## WHAT YOU WILL DO
Go to the line that contains "The length of a car-wash cycle is modeled" and extract it along with every line after it, exactly, through the end of the data below.

## SOURCE DATA
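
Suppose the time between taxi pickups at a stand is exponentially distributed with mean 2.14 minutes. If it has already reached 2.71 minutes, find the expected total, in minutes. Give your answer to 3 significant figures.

The rate is λ = 1/2.14 = 0.46729 per minute.
By memorylessness, E[X | X > 2.71] = 2.71 + 1/λ = 2.71 + 2.14 = 4.85 minutes.

4.85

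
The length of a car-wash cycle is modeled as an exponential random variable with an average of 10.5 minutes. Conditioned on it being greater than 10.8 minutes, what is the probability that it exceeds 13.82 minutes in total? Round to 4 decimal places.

The rate is λ = 1/10.5 = 0.0952381 per minute.
By the memoryless property, P(X > 10.8+3.02 | X > 10.8) = P(X > 3.02).
P(X > 3.02) = e^(−0.28762) ≈ 0.7500.

0.7500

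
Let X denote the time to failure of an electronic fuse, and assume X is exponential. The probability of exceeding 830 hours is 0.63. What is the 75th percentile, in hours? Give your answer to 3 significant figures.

2490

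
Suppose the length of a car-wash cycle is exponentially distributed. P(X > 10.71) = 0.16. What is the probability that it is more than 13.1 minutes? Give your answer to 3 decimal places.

e^(−λ·10.71) = 0.16 ⇒ λ = −ln(0.16)/10.71 = 0.171109.
P(X > 13.1) = e^(−0.171109·13.1) = e^(−2.2415) ≈ 0.106.

0.106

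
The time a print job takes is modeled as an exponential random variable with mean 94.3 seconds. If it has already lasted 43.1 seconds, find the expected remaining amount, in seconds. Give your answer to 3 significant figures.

The rate is λ = 1/94.3 = 0.0106045 per second.
By memorylessness, the remaining amount past any threshold is again Exp(λ) with mean 1/λ = 94.3 seconds.

94.3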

## RESULT OF THIS TASK
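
The length of a car-wash cycle is modeled as an exponential random variable with an average of 10.5 minutes. Conditioned on it being greater than 10.8 minutes, what is the probability that it exceeds 13.82 minutes in total? Round to 4 decimal places.

The rate is λ = 1/10.5 = 0.0952381 per minute.
By the memoryless property, P(X > 10.8+3.02 | X > 10.8) = P(X > 3.02).
P(X > 3.02) = e^(−0.28762) ≈ 0.7500.

0.7500

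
Let X denote the time to failure of an electronic fuse, and assume X is exponential. The probability of exceeding 830 hours is 0.63. What is the 75th percentile, in hours? Give your answer to 3 significant figures.

2490

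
Suppose the length of a car-wash cycle is exponentially distributed. P(X > 10.71) = 0.16. What is the probability that it is more than 13.1 minutes? Give your answer to 3 decimal places.

e^(−λ·10.71) = 0.16 ⇒ λ = −ln(0.16)/10.71 = 0.171109.
P(X > 13.1) = e^(−0.171109·13.1) = e^(−2.2415) ≈ 0.106.

0.106

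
The time a print job takes is modeled as an exponential random variable with mean 94.3 seconds. If it has already lasted 43.1 seconds, find the expected remaining amount, in seconds. Give your answer to 3 significant figures.

The rate is λ = 1/94.3 = 0.0106045 per second.
By memorylessness, the remaining amount past any threshold is again Exp(λ) with mean 1/λ = 94.3 seconds.

94.3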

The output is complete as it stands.